Activity: Using the listing below, set down exactly the lines starting at the line that contains "What is (-131/32 - 1*(-269)/(-280))*5?" and ending at the line that contains "Answer: 6119/5 ≈ 1223.8", both included, and no others.
Start of Task inputs
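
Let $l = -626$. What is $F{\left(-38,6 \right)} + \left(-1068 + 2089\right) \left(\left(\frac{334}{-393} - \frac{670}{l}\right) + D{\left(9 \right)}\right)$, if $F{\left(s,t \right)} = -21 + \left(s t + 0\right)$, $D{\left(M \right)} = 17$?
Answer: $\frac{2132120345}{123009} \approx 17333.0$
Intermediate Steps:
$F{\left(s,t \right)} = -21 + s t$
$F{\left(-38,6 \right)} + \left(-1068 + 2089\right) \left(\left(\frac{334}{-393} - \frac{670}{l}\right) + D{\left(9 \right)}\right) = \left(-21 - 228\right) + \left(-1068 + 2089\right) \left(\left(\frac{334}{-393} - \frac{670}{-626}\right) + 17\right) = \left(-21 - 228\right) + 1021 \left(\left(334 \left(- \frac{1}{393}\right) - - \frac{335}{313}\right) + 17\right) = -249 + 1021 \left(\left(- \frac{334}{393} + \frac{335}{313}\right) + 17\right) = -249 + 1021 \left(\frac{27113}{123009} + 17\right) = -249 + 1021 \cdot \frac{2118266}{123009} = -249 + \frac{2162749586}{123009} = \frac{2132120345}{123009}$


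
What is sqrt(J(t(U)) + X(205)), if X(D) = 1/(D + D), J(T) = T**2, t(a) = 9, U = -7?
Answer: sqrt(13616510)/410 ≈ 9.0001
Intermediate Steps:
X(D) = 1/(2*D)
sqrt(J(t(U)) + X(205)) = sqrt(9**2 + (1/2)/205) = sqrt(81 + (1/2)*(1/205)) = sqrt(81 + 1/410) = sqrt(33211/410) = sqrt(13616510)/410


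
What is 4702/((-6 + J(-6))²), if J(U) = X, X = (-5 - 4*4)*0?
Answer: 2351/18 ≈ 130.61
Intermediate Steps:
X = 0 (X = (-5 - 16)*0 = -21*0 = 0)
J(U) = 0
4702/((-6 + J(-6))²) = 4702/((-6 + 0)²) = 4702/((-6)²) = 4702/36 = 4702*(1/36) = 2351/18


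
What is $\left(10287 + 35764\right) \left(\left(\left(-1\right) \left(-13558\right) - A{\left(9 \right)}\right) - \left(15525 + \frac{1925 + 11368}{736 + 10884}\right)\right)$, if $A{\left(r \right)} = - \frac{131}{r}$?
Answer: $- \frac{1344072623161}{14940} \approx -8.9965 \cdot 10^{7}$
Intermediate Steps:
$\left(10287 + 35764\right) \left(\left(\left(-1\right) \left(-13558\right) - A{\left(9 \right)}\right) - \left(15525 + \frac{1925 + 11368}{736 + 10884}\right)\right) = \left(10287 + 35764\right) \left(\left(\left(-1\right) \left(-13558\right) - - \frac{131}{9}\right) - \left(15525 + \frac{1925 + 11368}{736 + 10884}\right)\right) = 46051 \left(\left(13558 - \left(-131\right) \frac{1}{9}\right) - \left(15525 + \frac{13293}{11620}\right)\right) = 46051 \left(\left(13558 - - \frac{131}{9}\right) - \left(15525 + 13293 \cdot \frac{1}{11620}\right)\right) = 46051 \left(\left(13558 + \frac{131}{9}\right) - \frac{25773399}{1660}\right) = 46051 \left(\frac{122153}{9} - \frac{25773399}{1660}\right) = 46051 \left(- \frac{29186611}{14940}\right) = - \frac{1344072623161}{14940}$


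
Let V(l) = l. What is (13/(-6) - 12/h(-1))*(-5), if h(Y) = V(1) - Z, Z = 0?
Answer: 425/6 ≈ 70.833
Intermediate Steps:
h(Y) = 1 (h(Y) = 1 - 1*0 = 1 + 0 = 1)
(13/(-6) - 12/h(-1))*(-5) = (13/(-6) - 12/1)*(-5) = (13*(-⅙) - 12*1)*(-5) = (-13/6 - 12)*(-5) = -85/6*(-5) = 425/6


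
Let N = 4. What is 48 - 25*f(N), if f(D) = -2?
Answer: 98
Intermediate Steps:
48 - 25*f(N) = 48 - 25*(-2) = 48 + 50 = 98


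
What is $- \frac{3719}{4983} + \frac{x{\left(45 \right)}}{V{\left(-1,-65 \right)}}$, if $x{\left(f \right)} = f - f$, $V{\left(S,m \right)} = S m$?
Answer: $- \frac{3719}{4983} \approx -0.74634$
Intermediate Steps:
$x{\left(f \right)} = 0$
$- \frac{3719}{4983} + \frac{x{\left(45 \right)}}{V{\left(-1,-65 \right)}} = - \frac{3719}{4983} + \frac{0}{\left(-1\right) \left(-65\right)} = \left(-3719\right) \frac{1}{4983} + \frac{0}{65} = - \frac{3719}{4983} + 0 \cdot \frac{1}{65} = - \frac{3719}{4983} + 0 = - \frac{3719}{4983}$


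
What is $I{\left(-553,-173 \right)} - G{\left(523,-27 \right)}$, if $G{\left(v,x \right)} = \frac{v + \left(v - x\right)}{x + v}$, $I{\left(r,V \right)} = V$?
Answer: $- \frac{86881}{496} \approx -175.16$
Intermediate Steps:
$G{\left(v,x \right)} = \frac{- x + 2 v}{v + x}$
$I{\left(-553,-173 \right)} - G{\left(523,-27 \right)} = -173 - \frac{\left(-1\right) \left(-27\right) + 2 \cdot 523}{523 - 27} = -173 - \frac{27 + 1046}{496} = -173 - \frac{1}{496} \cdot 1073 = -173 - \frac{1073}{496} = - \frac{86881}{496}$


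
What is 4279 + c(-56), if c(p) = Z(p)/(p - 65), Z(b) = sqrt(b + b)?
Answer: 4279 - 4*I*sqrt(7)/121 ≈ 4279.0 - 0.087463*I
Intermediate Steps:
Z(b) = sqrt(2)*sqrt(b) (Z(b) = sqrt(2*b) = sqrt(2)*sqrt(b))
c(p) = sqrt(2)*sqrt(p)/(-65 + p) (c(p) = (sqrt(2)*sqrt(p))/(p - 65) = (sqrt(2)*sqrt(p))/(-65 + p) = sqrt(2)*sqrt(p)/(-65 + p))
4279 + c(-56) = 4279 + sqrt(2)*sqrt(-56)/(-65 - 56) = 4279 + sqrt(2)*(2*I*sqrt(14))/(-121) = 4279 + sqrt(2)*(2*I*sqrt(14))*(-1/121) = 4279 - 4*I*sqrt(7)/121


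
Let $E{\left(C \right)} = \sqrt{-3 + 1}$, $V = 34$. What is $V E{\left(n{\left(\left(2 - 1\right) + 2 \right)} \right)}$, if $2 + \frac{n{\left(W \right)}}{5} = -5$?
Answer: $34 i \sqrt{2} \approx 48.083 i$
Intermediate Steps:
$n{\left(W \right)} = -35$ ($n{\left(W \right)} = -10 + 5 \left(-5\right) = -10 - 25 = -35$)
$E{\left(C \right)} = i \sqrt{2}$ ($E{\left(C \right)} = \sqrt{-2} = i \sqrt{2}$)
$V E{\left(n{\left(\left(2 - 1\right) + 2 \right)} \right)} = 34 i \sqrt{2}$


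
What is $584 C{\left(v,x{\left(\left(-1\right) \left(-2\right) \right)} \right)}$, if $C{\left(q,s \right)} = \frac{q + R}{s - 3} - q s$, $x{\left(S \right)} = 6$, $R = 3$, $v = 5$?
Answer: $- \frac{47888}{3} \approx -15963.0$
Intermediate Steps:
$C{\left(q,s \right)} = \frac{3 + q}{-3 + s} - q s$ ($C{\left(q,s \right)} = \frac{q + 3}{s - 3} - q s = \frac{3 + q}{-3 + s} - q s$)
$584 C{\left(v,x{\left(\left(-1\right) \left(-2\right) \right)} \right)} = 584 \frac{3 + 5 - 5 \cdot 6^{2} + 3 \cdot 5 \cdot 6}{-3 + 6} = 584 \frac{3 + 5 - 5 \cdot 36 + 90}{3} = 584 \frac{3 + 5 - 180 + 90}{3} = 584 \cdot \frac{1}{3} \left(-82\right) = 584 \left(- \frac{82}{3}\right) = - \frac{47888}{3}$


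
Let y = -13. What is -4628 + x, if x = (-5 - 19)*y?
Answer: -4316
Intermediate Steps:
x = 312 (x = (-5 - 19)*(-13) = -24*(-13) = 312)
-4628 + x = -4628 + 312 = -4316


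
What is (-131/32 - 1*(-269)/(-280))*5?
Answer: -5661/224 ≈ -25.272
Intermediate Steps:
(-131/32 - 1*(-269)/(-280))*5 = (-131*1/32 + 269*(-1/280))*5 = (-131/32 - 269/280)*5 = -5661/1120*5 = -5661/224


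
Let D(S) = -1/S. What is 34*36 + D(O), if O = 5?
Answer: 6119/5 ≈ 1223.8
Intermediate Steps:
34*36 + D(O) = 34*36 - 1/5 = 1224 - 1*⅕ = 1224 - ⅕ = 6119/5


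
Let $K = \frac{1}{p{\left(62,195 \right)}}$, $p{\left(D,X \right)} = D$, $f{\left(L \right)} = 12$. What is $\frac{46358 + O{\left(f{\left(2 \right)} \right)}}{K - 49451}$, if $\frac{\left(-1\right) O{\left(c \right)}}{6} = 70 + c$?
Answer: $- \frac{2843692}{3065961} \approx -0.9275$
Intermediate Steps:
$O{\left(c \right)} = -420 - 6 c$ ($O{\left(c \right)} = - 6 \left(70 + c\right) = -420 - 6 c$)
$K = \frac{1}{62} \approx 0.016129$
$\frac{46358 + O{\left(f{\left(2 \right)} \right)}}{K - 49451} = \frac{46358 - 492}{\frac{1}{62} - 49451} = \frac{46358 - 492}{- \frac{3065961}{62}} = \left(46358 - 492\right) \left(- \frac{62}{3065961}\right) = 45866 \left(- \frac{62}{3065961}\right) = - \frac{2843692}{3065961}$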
End of Task inputs
Result below:
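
What is (-131/32 - 1*(-269)/(-280))*5?
Answer: -5661/224 ≈ -25.272
Intermediate Steps:
(-131/32 - 1*(-269)/(-280))*5 = (-131*1/32 + 269*(-1/280))*5 = (-131/32 - 269/280)*5 = -5661/1120*5 = -5661/224


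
Let D(S) = -1/S. What is 34*36 + D(O), if O = 5?
Answer: 6119/5 ≈ 1223.8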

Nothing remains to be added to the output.